Go through the data below and copy each line where the word "terms" occurs.
*** Begin section ***
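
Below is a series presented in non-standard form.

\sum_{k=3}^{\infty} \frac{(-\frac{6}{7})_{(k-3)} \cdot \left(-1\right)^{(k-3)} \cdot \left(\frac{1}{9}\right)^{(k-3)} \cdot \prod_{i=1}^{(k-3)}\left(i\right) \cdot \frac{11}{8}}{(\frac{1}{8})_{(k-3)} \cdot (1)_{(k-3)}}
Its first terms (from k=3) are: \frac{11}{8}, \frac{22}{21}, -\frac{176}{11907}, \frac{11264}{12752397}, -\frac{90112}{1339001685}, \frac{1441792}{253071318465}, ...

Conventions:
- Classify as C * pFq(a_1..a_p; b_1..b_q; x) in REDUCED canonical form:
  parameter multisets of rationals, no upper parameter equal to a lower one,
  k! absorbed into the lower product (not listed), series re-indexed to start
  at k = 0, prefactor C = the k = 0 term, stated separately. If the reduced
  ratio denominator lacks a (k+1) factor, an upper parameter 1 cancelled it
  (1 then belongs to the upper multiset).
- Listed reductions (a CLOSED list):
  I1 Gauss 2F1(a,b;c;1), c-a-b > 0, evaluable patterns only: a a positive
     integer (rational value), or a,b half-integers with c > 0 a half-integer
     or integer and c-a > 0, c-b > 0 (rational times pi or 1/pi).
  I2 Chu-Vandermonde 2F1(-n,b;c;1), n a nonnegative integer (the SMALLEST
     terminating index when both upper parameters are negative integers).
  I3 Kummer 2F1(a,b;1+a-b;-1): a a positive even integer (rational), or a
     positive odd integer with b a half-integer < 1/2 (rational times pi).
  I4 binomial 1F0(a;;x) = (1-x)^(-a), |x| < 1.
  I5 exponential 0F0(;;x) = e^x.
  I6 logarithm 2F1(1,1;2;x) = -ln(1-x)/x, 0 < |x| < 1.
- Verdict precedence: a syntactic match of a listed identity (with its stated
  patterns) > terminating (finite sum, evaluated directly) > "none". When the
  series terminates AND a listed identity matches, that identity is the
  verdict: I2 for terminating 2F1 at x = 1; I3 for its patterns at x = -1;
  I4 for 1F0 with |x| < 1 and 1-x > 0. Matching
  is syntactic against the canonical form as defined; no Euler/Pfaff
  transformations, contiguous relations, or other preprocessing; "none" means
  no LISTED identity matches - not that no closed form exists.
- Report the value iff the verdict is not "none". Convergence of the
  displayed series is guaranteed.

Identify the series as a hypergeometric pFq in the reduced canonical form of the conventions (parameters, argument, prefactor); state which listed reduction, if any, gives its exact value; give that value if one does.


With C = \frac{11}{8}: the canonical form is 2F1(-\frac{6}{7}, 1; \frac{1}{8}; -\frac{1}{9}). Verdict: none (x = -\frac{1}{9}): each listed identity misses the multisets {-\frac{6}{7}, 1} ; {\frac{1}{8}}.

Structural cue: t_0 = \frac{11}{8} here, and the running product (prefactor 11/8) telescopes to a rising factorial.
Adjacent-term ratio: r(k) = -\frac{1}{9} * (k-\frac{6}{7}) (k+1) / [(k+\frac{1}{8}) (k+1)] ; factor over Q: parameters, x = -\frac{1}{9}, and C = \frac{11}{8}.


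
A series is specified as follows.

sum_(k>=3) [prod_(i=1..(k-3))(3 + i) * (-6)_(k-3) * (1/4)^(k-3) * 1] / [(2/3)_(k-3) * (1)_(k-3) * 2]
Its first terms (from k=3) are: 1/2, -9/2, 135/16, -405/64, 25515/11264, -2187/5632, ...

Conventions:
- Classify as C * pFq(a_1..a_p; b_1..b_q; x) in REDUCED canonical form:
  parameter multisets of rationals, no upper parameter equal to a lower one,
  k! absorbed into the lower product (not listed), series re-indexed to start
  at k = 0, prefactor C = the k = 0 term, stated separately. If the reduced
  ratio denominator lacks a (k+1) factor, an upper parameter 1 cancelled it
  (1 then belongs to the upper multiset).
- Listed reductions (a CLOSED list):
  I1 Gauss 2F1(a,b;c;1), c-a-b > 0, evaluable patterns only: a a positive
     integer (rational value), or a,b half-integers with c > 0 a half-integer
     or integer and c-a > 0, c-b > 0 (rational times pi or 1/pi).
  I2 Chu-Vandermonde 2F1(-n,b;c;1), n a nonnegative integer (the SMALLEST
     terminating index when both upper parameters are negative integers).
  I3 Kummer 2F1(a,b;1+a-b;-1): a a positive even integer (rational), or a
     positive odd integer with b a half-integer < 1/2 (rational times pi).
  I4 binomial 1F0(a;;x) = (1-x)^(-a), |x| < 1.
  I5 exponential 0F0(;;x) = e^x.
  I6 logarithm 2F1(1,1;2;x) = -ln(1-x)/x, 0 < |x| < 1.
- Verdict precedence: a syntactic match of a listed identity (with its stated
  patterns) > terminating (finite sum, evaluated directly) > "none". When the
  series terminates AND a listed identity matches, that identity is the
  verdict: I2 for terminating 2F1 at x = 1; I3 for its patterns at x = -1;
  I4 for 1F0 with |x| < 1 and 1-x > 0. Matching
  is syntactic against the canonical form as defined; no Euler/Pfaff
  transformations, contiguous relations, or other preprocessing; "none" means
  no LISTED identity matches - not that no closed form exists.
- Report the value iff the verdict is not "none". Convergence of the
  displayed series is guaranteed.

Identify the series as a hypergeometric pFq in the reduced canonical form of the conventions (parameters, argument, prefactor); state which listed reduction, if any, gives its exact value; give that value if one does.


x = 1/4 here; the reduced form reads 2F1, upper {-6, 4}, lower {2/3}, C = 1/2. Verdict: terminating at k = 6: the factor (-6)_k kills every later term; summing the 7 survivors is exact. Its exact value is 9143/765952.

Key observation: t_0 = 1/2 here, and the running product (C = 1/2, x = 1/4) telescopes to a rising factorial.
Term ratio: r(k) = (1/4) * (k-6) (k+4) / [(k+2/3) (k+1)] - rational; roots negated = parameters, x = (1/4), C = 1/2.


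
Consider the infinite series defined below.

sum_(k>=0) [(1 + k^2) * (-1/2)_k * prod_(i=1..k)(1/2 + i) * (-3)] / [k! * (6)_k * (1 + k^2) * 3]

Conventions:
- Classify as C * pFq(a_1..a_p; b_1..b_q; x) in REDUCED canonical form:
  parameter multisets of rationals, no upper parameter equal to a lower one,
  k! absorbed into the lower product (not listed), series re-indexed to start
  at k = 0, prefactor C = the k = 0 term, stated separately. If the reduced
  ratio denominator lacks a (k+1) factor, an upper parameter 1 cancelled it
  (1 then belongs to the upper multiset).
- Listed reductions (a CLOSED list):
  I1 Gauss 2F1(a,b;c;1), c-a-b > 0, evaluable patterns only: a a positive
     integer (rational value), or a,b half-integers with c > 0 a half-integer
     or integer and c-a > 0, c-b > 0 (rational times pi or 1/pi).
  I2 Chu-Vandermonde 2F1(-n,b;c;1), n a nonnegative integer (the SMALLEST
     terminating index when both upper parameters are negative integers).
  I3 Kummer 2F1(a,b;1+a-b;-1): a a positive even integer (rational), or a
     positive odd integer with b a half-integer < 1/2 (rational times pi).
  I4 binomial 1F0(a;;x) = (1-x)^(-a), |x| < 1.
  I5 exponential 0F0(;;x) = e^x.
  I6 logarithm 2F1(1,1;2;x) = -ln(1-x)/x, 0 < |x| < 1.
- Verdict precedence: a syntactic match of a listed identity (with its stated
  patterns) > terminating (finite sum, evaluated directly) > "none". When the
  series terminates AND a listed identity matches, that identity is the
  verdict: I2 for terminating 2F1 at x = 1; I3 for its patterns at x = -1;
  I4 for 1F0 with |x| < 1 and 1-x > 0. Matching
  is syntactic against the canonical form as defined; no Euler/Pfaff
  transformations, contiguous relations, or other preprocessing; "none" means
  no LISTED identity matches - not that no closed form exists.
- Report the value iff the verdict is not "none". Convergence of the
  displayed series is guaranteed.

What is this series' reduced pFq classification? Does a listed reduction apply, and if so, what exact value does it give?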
*** End section ***
Solution for this problem ::
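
Its first terms (from k=3) are: \frac{11}{8}, \frac{22}{21}, -\frac{176}{11907}, \frac{11264}{12752397}, -\frac{90112}{1339001685}, \frac{1441792}{253071318465}, ...
Its first terms (from k=3) are: 1/2, -9/2, 135/16, -405/64, 25515/11264, -2187/5632, ...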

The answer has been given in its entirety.